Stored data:
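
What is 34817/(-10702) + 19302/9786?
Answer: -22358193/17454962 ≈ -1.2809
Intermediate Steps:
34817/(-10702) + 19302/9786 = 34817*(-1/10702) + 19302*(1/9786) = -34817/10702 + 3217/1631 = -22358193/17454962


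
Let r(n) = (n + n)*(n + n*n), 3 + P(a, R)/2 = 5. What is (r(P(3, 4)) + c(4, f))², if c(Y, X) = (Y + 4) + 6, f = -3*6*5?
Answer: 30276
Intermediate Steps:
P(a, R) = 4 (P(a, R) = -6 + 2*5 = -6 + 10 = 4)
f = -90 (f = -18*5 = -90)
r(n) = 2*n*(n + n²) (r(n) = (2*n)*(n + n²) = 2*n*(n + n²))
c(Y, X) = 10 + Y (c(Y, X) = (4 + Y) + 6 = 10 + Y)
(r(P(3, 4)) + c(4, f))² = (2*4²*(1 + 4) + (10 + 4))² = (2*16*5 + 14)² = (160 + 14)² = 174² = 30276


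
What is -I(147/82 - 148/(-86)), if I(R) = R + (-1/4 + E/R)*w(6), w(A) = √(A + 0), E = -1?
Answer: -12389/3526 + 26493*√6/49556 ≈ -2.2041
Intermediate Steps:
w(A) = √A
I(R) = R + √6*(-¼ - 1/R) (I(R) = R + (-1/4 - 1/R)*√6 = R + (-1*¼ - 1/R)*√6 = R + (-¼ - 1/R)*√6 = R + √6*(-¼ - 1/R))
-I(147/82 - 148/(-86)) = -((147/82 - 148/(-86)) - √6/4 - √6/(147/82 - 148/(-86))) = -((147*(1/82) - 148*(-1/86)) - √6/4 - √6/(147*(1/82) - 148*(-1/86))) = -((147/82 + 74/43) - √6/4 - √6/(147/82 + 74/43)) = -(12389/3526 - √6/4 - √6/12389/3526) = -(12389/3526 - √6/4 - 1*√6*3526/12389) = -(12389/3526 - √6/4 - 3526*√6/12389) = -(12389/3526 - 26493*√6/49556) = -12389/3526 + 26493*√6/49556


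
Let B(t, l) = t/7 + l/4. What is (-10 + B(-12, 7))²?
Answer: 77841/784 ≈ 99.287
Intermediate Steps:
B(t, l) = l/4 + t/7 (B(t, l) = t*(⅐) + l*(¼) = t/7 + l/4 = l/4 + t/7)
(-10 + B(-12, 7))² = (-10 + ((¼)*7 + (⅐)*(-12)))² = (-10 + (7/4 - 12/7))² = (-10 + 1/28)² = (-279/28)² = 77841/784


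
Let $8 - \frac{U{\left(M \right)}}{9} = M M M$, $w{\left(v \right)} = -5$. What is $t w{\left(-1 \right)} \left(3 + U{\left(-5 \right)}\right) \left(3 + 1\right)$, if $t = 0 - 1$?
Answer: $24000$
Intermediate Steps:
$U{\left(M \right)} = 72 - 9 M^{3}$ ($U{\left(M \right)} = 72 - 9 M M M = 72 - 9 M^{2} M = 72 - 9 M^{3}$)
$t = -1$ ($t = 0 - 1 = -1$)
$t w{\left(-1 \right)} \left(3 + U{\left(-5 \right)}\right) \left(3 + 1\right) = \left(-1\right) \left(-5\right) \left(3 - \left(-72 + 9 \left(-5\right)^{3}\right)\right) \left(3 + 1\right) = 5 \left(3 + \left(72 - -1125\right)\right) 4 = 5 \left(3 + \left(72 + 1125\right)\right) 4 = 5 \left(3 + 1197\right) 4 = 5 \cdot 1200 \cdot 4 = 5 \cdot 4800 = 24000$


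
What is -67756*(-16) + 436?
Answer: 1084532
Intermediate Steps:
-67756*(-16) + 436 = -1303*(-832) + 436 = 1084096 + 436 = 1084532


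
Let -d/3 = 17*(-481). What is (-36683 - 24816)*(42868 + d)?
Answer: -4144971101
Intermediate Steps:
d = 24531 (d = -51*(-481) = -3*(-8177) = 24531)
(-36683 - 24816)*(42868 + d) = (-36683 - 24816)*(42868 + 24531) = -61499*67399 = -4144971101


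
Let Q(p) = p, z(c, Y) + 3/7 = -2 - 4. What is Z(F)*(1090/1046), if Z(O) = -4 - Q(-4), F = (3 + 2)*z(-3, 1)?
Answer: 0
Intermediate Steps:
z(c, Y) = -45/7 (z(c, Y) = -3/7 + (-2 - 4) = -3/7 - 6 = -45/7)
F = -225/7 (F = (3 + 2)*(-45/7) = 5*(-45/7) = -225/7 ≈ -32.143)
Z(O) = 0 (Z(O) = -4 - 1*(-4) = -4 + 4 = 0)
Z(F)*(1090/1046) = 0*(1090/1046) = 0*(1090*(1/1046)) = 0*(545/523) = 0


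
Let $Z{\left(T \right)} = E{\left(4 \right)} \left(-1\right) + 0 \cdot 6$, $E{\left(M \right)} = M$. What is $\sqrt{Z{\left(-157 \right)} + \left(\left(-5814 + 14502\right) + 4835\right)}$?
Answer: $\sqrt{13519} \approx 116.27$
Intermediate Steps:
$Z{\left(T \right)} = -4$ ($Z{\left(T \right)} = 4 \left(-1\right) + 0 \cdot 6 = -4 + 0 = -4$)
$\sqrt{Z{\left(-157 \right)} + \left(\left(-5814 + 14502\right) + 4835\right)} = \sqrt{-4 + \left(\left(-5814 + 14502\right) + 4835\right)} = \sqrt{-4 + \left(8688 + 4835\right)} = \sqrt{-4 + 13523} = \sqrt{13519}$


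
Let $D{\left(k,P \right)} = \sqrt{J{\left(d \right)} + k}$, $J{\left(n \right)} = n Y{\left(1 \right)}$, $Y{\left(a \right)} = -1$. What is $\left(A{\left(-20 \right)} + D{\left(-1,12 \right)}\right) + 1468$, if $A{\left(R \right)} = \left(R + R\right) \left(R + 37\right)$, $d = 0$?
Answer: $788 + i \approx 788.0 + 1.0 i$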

==

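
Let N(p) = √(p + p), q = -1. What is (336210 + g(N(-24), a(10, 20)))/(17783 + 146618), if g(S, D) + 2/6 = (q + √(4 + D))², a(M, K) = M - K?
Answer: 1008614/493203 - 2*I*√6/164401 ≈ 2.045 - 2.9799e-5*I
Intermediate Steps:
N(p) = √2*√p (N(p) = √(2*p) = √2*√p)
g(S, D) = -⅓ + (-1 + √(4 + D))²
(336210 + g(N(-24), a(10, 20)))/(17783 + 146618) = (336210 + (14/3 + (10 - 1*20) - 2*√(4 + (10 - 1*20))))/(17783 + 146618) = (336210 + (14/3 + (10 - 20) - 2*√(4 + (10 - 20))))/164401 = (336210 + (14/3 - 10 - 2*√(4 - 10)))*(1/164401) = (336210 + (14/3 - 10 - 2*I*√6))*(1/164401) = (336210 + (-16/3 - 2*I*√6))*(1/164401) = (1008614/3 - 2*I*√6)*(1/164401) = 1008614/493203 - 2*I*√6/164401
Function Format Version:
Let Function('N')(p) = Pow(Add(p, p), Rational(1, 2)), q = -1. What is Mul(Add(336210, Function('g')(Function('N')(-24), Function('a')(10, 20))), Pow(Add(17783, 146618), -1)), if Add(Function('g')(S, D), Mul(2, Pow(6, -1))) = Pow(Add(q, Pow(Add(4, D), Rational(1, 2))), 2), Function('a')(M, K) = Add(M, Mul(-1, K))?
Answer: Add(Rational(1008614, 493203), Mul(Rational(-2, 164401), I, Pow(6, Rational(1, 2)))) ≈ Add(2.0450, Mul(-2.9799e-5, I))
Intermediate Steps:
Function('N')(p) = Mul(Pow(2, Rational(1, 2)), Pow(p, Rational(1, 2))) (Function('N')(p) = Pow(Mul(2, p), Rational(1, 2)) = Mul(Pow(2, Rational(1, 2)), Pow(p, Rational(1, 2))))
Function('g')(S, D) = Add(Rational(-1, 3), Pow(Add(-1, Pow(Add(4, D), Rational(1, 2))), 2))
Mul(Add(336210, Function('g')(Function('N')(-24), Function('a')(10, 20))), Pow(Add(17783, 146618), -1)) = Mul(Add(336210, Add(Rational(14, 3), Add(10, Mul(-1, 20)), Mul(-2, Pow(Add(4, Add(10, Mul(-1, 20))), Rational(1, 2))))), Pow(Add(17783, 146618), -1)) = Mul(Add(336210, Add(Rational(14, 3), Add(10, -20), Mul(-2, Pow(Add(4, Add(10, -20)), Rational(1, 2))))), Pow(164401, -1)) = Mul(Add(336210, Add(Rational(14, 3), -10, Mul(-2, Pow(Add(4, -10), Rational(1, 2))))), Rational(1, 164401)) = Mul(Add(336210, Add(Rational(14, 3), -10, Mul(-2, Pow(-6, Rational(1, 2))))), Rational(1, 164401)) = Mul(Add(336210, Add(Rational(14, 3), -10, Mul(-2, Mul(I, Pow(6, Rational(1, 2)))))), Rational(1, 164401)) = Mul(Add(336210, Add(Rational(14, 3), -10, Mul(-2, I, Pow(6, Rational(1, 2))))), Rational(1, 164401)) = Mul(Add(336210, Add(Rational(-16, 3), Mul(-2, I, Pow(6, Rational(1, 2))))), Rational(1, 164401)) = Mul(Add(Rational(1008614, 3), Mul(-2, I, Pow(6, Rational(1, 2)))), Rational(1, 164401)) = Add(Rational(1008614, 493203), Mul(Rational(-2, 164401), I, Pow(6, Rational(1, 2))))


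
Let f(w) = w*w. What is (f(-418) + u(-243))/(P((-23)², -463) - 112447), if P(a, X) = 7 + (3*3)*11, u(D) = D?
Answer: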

#### THE PROBLEM:
Using the data above, transcribe the lines that run from the line with "What is -I(147/82" to the line with "Answer: $24000$", both ends kept, and output nothing else.

#### YOUR SOLUTION:
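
What is -I(147/82 - 148/(-86)), if I(R) = R + (-1/4 + E/R)*w(6), w(A) = √(A + 0), E = -1?
Answer: -12389/3526 + 26493*√6/49556 ≈ -2.2041
Intermediate Steps:
w(A) = √A
I(R) = R + √6*(-¼ - 1/R) (I(R) = R + (-1/4 - 1/R)*√6 = R + (-1*¼ - 1/R)*√6 = R + (-¼ - 1/R)*√6 = R + √6*(-¼ - 1/R))
-I(147/82 - 148/(-86)) = -((147/82 - 148/(-86)) - √6/4 - √6/(147/82 - 148/(-86))) = -((147*(1/82) - 148*(-1/86)) - √6/4 - √6/(147*(1/82) - 148*(-1/86))) = -((147/82 + 74/43) - √6/4 - √6/(147/82 + 74/43)) = -(12389/3526 - √6/4 - √6/12389/3526) = -(12389/3526 - √6/4 - 1*√6*3526/12389) = -(12389/3526 - √6/4 - 3526*√6/12389) = -(12389/3526 - 26493*√6/49556) = -12389/3526 + 26493*√6/49556


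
Let B(t, l) = t/7 + l/4. What is (-10 + B(-12, 7))²?
Answer: 77841/784 ≈ 99.287
Intermediate Steps:
B(t, l) = l/4 + t/7 (B(t, l) = t*(⅐) + l*(¼) = t/7 + l/4 = l/4 + t/7)
(-10 + B(-12, 7))² = (-10 + ((¼)*7 + (⅐)*(-12)))² = (-10 + (7/4 - 12/7))² = (-10 + 1/28)² = (-279/28)² = 77841/784


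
Let $8 - \frac{U{\left(M \right)}}{9} = M M M$, $w{\left(v \right)} = -5$. What is $t w{\left(-1 \right)} \left(3 + U{\left(-5 \right)}\right) \left(3 + 1\right)$, if $t = 0 - 1$?
Answer: $24000$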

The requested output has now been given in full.